INSTRUCTIONS TO FOLLOW ▸ Restate the entries below without a single change.

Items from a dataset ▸
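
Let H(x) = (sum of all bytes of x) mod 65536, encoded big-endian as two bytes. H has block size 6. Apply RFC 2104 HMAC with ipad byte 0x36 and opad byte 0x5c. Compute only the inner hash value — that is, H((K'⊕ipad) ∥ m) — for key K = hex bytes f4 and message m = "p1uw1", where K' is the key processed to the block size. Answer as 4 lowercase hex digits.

038e

Key hex bytes f4 is 1 byte ≤ B = 6; zero-pad to 6 bytes: K' = f4 00 00 00 00 00.
K' ⊕ ipad = c2 36 36 36 36 36.
Inner input = c2 36 36 36 36 36 ∥ 70 31 75 77 31.
Inner hash: sum = 194+54+54+54+54+54+112+49+117+119+49 = 910 → 03 8e.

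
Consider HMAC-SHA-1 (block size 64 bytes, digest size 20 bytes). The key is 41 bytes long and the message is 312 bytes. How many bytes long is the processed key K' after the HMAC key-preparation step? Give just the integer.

64

Key is 41 ≤ 64 bytes, zero-padded: |K'| = 64.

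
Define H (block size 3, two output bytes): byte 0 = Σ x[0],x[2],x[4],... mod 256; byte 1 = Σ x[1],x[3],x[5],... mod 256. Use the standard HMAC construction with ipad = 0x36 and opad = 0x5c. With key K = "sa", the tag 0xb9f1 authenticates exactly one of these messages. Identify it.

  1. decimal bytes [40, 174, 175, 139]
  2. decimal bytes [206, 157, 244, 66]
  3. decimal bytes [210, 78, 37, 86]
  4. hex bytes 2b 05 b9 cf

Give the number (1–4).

Key "sa" = 73 61 is 2 bytes ≤ B = 3; zero-pad to 3 bytes: K' = 73 61 00.
K' ⊕ ipad = 45 57 36; K' ⊕ opad = 2f 3d 5c.
m1: inner = H(45 57 36 28 ae af 8b) = b4 2e; tag = H(2f 3d 5c b4 2e) = b9f1 ← matches
m2: inner = H(45 57 36 ce 9d f4 42) = 5a 19; tag = H(2f 3d 5c 5a 19) = a497
m3: inner = H(45 57 36 d2 4e 25 56) = 1f 4e; tag = H(2f 3d 5c 1f 4e) = d95c
m4: inner = H(45 57 36 2b 05 b9 cf) = 4f 3b; tag = H(2f 3d 5c 4f 3b) = c68c

1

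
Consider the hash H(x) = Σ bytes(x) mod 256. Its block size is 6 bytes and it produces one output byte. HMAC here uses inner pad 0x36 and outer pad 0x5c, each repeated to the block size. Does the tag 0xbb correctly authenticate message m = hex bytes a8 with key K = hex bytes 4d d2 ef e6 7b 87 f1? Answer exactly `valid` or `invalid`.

invalid

Key hex bytes 4d d2 ef e6 7b 87 f1 is 7 bytes > B = 6, so hash it first: H(key) = e7, then zero-pad to 6 bytes: K' = e7 00 00 00 00 00.
K' ⊕ ipad = d1 36 36 36 36 36; K' ⊕ opad = bb 5c 5c 5c 5c 5c.
Inner hash: sum = 209+54+54+54+54+54+168 = 647; mod 256 = 135 → 87.
Outer hash (recomputed tag): sum = 187+92+92+92+92+92+135 = 782; mod 256 = 14 → 0e.
Recomputed tag = 0e; claimed = bb → mismatch.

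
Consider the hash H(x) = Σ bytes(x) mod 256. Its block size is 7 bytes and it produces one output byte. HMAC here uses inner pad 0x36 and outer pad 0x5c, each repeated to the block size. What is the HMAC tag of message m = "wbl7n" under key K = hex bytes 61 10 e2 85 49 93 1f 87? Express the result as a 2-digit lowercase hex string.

Key hex bytes 61 10 e2 85 49 93 1f 87 is 8 bytes > B = 7, so hash it first: H(key) = 5a, then zero-pad to 7 bytes: K' = 5a 00 00 00 00 00 00.
K' ⊕ ipad = 6c 36 36 36 36 36 36.  K' ⊕ opad = 06 5c 5c 5c 5c 5c 5c.
Inner input = (K'⊕ipad) ∥ m = 6c 36 36 36 36 36 36 ∥ 77 62 6c 37 6e.
Inner hash: sum = 108+54+54+54+54+54+54+119+98+108+55+110 = 922; mod 256 = 154 → 9a.
Outer input = (K'⊕opad) ∥ inner = 06 5c 5c 5c 5c 5c 5c ∥ 9a.
Outer hash (tag): sum = 6+92+92+92+92+92+92+154 = 712; mod 256 = 200 → c8.

c8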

YOUR SOLUTION ▸
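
Let H(x) = (sum of all bytes of x) mod 65536, encoded big-endian as two bytes. H has block size 6. Apply RFC 2104 HMAC with ipad byte 0x36 and opad byte 0x5c. Compute only the inner hash value — that is, H((K'⊕ipad) ∥ m) — for key K = hex bytes f4 and message m = "p1uw1", where K' is the key processed to the block size. Answer as 4 lowercase hex digits.

038e

Key hex bytes f4 is 1 byte ≤ B = 6; zero-pad to 6 bytes: K' = f4 00 00 00 00 00.
K' ⊕ ipad = c2 36 36 36 36 36.
Inner input = c2 36 36 36 36 36 ∥ 70 31 75 77 31.
Inner hash: sum = 194+54+54+54+54+54+112+49+117+119+49 = 910 → 03 8e.

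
Consider HMAC-SHA-1 (block size 64 bytes, digest size 20 bytes). The key is 41 bytes long and the message is 312 bytes. How many bytes long is the processed key K' after the HMAC key-preparation step? Give just the integer.

64

Key is 41 ≤ 64 bytes, zero-padded: |K'| = 64.

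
Define H (block size 3, two output bytes): byte 0 = Σ x[0],x[2],x[4],... mod 256; byte 1 = Σ x[1],x[3],x[5],... mod 256. Use the standard HMAC construction with ipad = 0x36 and opad = 0x5c. With key K = "sa", the tag 0xb9f1 authenticates exactly one of these messages. Identify it.

  1. decimal bytes [40, 174, 175, 139]
  2. decimal bytes [206, 157, 244, 66]
  3. decimal bytes [210, 78, 37, 86]
  4. hex bytes 2b 05 b9 cf

Give the number (1–4).

Key "sa" = 73 61 is 2 bytes ≤ B = 3; zero-pad to 3 bytes: K' = 73 61 00.
K' ⊕ ipad = 45 57 36; K' ⊕ opad = 2f 3d 5c.
m1: inner = H(45 57 36 28 ae af 8b) = b4 2e; tag = H(2f 3d 5c b4 2e) = b9f1 ← matches
m2: inner = H(45 57 36 ce 9d f4 42) = 5a 19; tag = H(2f 3d 5c 5a 19) = a497
m3: inner = H(45 57 36 d2 4e 25 56) = 1f 4e; tag = H(2f 3d 5c 1f 4e) = d95c
m4: inner = H(45 57 36 2b 05 b9 cf) = 4f 3b; tag = H(2f 3d 5c 4f 3b) = c68c

1

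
Consider the hash H(x) = Σ bytes(x) mod 256. Its block size is 6 bytes and it produces one output byte. HMAC here uses inner pad 0x36 and outer pad 0x5c, each repeated to the block size. Does the tag 0xbb correctly authenticate message m = hex bytes a8 with key K = hex bytes 4d d2 ef e6 7b 87 f1? Answer exactly `valid` or `invalid`.

invalid

Key hex bytes 4d d2 ef e6 7b 87 f1 is 7 bytes > B = 6, so hash it first: H(key) = e7, then zero-pad to 6 bytes: K' = e7 00 00 00 00 00.
K' ⊕ ipad = d1 36 36 36 36 36; K' ⊕ opad = bb 5c 5c 5c 5c 5c.
Inner hash: sum = 209+54+54+54+54+54+168 = 647; mod 256 = 135 → 87.
Outer hash (recomputed tag): sum = 187+92+92+92+92+92+135 = 782; mod 256 = 14 → 0e.
Recomputed tag = 0e; claimed = bb → mismatch.

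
Consider the hash H(x) = Σ bytes(x) mod 256. Its block size is 7 bytes and it produces one output byte. HMAC here uses inner pad 0x36 and outer pad 0x5c, each repeated to the block size. What is the HMAC tag of message m = "wbl7n" under key K = hex bytes 61 10 e2 85 49 93 1f 87? Express the result as a 2-digit lowercase hex string.

Key hex bytes 61 10 e2 85 49 93 1f 87 is 8 bytes > B = 7, so hash it first: H(key) = 5a, then zero-pad to 7 bytes: K' = 5a 00 00 00 00 00 00.
K' ⊕ ipad = 6c 36 36 36 36 36 36.  K' ⊕ opad = 06 5c 5c 5c 5c 5c 5c.
Inner input = (K'⊕ipad) ∥ m = 6c 36 36 36 36 36 36 ∥ 77 62 6c 37 6e.
Inner hash: sum = 108+54+54+54+54+54+54+119+98+108+55+110 = 922; mod 256 = 154 → 9a.
Outer input = (K'⊕opad) ∥ inner = 06 5c 5c 5c 5c 5c 5c ∥ 9a.
Outer hash (tag): sum = 6+92+92+92+92+92+92+154 = 712; mod 256 = 200 → c8.

c8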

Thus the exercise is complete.